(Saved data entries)
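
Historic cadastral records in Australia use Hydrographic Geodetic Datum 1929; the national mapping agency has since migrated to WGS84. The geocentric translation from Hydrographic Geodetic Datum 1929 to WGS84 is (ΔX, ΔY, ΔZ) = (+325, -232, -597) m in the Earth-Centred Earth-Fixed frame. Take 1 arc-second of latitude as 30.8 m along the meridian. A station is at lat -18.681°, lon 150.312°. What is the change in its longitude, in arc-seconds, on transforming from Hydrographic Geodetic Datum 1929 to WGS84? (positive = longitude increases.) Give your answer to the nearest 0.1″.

Δλ = 1.4″

sin φ = -0.320299, cos φ = 0.947317, sin λ = 0.495277, cos λ = -0.868735.
East component: ΔE = −sin λ·ΔX + cos λ·ΔY = −(0.495277)(325) + (-0.868735)(-232) = 40.58 m.
1° of latitude spans 3600 × 30.80 = 110880 m; at latitude φ, 1° of longitude spans that × cos φ = 105038.5 m, so Δλ = 40.58 / 105038.5 × 3600 = 1.391″.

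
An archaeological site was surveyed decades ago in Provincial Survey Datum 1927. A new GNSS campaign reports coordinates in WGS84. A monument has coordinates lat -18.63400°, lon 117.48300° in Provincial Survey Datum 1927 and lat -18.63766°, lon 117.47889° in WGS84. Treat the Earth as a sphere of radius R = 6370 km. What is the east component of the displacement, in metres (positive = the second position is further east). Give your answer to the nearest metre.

ΔE = -433 m

Δφ = -18.63766° − -18.63400° = -0.00366°; Δλ = 117.47889° − 117.48300° = -0.00411°.
1° along a meridian = πR/180 = 111177 m.
ΔN = Δφ × 111177 = -406.9 m; ΔE = Δλ × 111177 × cos(-18.63400°) = -0.00411 × 111177 × 0.947579 = -433.0 m.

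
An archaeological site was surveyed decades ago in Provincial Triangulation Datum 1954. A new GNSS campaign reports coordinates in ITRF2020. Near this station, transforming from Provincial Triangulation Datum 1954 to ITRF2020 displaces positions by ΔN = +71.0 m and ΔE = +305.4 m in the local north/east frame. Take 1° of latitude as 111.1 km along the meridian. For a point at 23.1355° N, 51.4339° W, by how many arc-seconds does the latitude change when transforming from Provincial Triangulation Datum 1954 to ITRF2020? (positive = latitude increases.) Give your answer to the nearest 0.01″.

Δφ = 2.30″

1° of latitude = 111.1 km, so Δφ = 71.0 / 111100 = 0.0006391° = 2.301″.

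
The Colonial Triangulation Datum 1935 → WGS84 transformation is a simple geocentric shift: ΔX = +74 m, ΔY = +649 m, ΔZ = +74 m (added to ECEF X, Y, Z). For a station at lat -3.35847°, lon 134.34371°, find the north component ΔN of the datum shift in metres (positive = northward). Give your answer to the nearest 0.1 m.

At φ = -3.35847°, λ = 134.34371°: sin φ = -0.058583, cos φ = 0.998283, sin λ = 0.715160, cos λ = -0.698961.
ΔN = −sin φ cos λ·ΔX − sin φ sin λ·ΔY + cos φ·ΔZ = −(-0.058583)(-0.698961)(74) − (-0.058583)(0.715160)(649) + (0.998283)(74) = 98.03 m.

ΔN = 98.0 m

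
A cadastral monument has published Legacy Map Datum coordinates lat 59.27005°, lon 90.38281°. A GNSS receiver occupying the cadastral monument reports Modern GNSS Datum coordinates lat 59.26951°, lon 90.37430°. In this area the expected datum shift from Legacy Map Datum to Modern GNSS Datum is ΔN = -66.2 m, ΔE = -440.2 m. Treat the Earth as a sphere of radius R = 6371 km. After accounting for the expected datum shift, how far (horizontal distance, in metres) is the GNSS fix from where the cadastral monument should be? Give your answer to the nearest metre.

Observed coordinate differences: Δφ = -0.00054°, Δλ = -0.00851°.
Converting to metres (1° lat = 111195 m, cos φ = 0.510992): observed ΔN = -60.0 m, observed ΔE = -483.5 m.
Subtracting the expected shift leaves a residual of -60.0 − (-66.2) = 6.2 m north and -483.5 − (-440.2) = -43.3 m east.
Residual distance = √(6.2² + (-43.3)²) = 43.8 m.

44 m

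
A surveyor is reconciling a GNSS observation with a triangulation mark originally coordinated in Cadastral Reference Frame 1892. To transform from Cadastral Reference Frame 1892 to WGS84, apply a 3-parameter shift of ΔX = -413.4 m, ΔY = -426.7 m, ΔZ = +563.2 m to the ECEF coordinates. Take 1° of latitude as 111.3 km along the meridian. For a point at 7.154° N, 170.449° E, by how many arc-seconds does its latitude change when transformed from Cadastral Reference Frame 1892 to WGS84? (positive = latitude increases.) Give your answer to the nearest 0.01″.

sin φ = 0.124537, cos φ = 0.992215, sin λ = 0.165925, cos λ = -0.986138.
North component: ΔN = −sin φ cos λ·ΔX − sin φ sin λ·ΔY + cos φ·ΔZ = −(0.124537)(-0.986138)(-413.4) − (0.124537)(0.165925)(-426.7) + (0.992215)(563.2) = 516.86 m.
1° of latitude spans 111300 m, so Δφ = 516.86 / 111300 × 3600 = 16.718″.

Δφ = 16.72″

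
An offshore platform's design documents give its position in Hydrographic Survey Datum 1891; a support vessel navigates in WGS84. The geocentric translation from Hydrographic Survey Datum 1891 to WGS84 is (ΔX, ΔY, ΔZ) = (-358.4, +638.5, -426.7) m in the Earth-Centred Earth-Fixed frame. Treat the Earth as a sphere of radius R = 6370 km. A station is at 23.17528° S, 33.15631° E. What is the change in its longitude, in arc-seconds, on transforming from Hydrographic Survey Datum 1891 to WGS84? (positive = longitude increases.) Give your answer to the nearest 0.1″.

sin φ = -0.393545, cos φ = 0.919305, sin λ = 0.546925, cos λ = 0.837182.
East component: ΔE = −sin λ·ΔX + cos λ·ΔY = −(0.546925)(-358.4) + (0.837182)(638.5) = 730.56 m.
1° of latitude spans πR/180 = 111177 m; at latitude φ, 1° of longitude spans that × cos φ = 102206.0 m, so Δλ = 730.56 / 102206.0 × 3600 = 25.732″.

Δλ = 25.7″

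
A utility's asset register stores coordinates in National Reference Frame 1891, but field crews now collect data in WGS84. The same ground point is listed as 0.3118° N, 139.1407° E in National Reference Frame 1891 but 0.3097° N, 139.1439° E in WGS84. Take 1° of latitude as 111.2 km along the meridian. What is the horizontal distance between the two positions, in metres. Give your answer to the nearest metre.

426 m

Δφ = 0.3097° − 0.3118° = -0.0021°; Δλ = 139.1439° − 139.1407° = +0.0032°.
ΔN = Δφ × 111200 = -233.5 m; ΔE = Δλ × 111200 × cos(0.3118°) = +0.0032 × 111200 × 0.999985 = 355.8 m.
Distance = √(ΔE² + ΔN²) = √(355.8² + (-233.5)²) = 425.6 m.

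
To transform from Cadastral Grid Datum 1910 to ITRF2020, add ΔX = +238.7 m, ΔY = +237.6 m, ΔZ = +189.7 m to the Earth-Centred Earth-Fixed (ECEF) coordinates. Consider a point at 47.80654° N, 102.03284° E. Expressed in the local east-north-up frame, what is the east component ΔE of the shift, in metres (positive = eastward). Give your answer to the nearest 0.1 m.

At φ = 47.80654°, λ = 102.03284°: sin φ = 0.740881, cos φ = 0.671636, sin λ = 0.978028, cos λ = -0.208472.
ΔE = −sin λ·ΔX + cos λ·ΔY = −(0.978028)·(238.7) + (-0.208472)·(237.6) = -282.99 m.

ΔE = -283.0 m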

DESCRIPTION OF THE TASK -> All lines of the data above must be repeated exactly.

OUTPUT FOR THIS EXERCISE ->
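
Historic cadastral records in Australia use Hydrographic Geodetic Datum 1929; the national mapping agency has since migrated to WGS84. The geocentric translation from Hydrographic Geodetic Datum 1929 to WGS84 is (ΔX, ΔY, ΔZ) = (+325, -232, -597) m in the Earth-Centred Earth-Fixed frame. Take 1 arc-second of latitude as 30.8 m along the meridian. A station is at lat -18.681°, lon 150.312°. What is the change in its longitude, in arc-seconds, on transforming from Hydrographic Geodetic Datum 1929 to WGS84? (positive = longitude increases.) Give your answer to the nearest 0.1″.

Δλ = 1.4″

sin φ = -0.320299, cos φ = 0.947317, sin λ = 0.495277, cos λ = -0.868735.
East component: ΔE = −sin λ·ΔX + cos λ·ΔY = −(0.495277)(325) + (-0.868735)(-232) = 40.58 m.
1° of latitude spans 3600 × 30.80 = 110880 m; at latitude φ, 1° of longitude spans that × cos φ = 105038.5 m, so Δλ = 40.58 / 105038.5 × 3600 = 1.391″.

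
An archaeological site was surveyed decades ago in Provincial Survey Datum 1927. A new GNSS campaign reports coordinates in WGS84. A monument has coordinates lat -18.63400°, lon 117.48300° in Provincial Survey Datum 1927 and lat -18.63766°, lon 117.47889° in WGS84. Treat the Earth as a sphere of radius R = 6370 km. What is the east component of the displacement, in metres (positive = the second position is further east). Give your answer to the nearest metre.

ΔE = -433 m

Δφ = -18.63766° − -18.63400° = -0.00366°; Δλ = 117.47889° − 117.48300° = -0.00411°.
1° along a meridian = πR/180 = 111177 m.
ΔN = Δφ × 111177 = -406.9 m; ΔE = Δλ × 111177 × cos(-18.63400°) = -0.00411 × 111177 × 0.947579 = -433.0 m.

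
An archaeological site was surveyed decades ago in Provincial Triangulation Datum 1954. A new GNSS campaign reports coordinates in ITRF2020. Near this station, transforming from Provincial Triangulation Datum 1954 to ITRF2020 displaces positions by ΔN = +71.0 m and ΔE = +305.4 m in the local north/east frame. Take 1° of latitude as 111.1 km along the meridian. For a point at 23.1355° N, 51.4339° W, by how many arc-seconds does the latitude change when transforming from Provincial Triangulation Datum 1954 to ITRF2020? (positive = latitude increases.) Give your answer to the nearest 0.01″.

Δφ = 2.30″

1° of latitude = 111.1 km, so Δφ = 71.0 / 111100 = 0.0006391° = 2.301″.

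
The Colonial Triangulation Datum 1935 → WGS84 transformation is a simple geocentric shift: ΔX = +74 m, ΔY = +649 m, ΔZ = +74 m (added to ECEF X, Y, Z). For a station at lat -3.35847°, lon 134.34371°, find the north component ΔN of the datum shift in metres (positive = northward). Give your answer to the nearest 0.1 m.

At φ = -3.35847°, λ = 134.34371°: sin φ = -0.058583, cos φ = 0.998283, sin λ = 0.715160, cos λ = -0.698961.
ΔN = −sin φ cos λ·ΔX − sin φ sin λ·ΔY + cos φ·ΔZ = −(-0.058583)(-0.698961)(74) − (-0.058583)(0.715160)(649) + (0.998283)(74) = 98.03 m.

ΔN = 98.0 m

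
A cadastral monument has published Legacy Map Datum coordinates lat 59.27005°, lon 90.38281°. A GNSS receiver occupying the cadastral monument reports Modern GNSS Datum coordinates lat 59.26951°, lon 90.37430°. In this area the expected datum shift from Legacy Map Datum to Modern GNSS Datum is ΔN = -66.2 m, ΔE = -440.2 m. Treat the Earth as a sphere of radius R = 6371 km. After accounting for the expected datum shift, how far (horizontal distance, in metres) is the GNSS fix from where the cadastral monument should be? Give your answer to the nearest metre.

Observed coordinate differences: Δφ = -0.00054°, Δλ = -0.00851°.
Converting to metres (1° lat = 111195 m, cos φ = 0.510992): observed ΔN = -60.0 m, observed ΔE = -483.5 m.
Subtracting the expected shift leaves a residual of -60.0 − (-66.2) = 6.2 m north and -483.5 − (-440.2) = -43.3 m east.
Residual distance = √(6.2² + (-43.3)²) = 43.8 m.

44 m

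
A surveyor is reconciling a GNSS observation with a triangulation mark originally coordinated in Cadastral Reference Frame 1892. To transform from Cadastral Reference Frame 1892 to WGS84, apply a 3-parameter shift of ΔX = -413.4 m, ΔY = -426.7 m, ΔZ = +563.2 m to the ECEF coordinates. Take 1° of latitude as 111.3 km along the meridian. For a point at 7.154° N, 170.449° E, by how many arc-seconds does its latitude change when transformed from Cadastral Reference Frame 1892 to WGS84? (positive = latitude increases.) Give your answer to the nearest 0.01″.

sin φ = 0.124537, cos φ = 0.992215, sin λ = 0.165925, cos λ = -0.986138.
North component: ΔN = −sin φ cos λ·ΔX − sin φ sin λ·ΔY + cos φ·ΔZ = −(0.124537)(-0.986138)(-413.4) − (0.124537)(0.165925)(-426.7) + (0.992215)(563.2) = 516.86 m.
1° of latitude spans 111300 m, so Δφ = 516.86 / 111300 × 3600 = 16.718″.

Δφ = 16.72″

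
An offshore platform's design documents give its position in Hydrographic Survey Datum 1891; a support vessel navigates in WGS84. The geocentric translation from Hydrographic Survey Datum 1891 to WGS84 is (ΔX, ΔY, ΔZ) = (-358.4, +638.5, -426.7) m in the Earth-Centred Earth-Fixed frame. Treat the Earth as a sphere of radius R = 6370 km. A station is at 23.17528° S, 33.15631° E. What is the change in its longitude, in arc-seconds, on transforming from Hydrographic Survey Datum 1891 to WGS84? (positive = longitude increases.) Give your answer to the nearest 0.1″.

sin φ = -0.393545, cos φ = 0.919305, sin λ = 0.546925, cos λ = 0.837182.
East component: ΔE = −sin λ·ΔX + cos λ·ΔY = −(0.546925)(-358.4) + (0.837182)(638.5) = 730.56 m.
1° of latitude spans πR/180 = 111177 m; at latitude φ, 1° of longitude spans that × cos φ = 102206.0 m, so Δλ = 730.56 / 102206.0 × 3600 = 25.732″.

Δλ = 25.7″

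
A utility's asset register stores coordinates in National Reference Frame 1891, but field crews now collect data in WGS84. The same ground point is listed as 0.3118° N, 139.1407° E in National Reference Frame 1891 but 0.3097° N, 139.1439° E in WGS84. Take 1° of latitude as 111.2 km along the meridian. What is the horizontal distance between the two positions, in metres. Give your answer to the nearest metre.

426 m

Δφ = 0.3097° − 0.3118° = -0.0021°; Δλ = 139.1439° − 139.1407° = +0.0032°.
ΔN = Δφ × 111200 = -233.5 m; ΔE = Δλ × 111200 × cos(0.3118°) = +0.0032 × 111200 × 0.999985 = 355.8 m.
Distance = √(ΔE² + ΔN²) = √(355.8² + (-233.5)²) = 425.6 m.

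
To transform from Cadastral Grid Datum 1910 to ITRF2020, add ΔX = +238.7 m, ΔY = +237.6 m, ΔZ = +189.7 m to the Earth-Centred Earth-Fixed (ECEF) coordinates. Consider a point at 47.80654° N, 102.03284° E. Expressed in the local east-north-up frame, what is the east component ΔE of the shift, in metres (positive = eastward). Give your answer to the nearest 0.1 m.

At φ = 47.80654°, λ = 102.03284°: sin φ = 0.740881, cos φ = 0.671636, sin λ = 0.978028, cos λ = -0.208472.
ΔE = −sin λ·ΔX + cos λ·ΔY = −(0.978028)·(238.7) + (-0.208472)·(237.6) = -282.99 m.

ΔE = -283.0 m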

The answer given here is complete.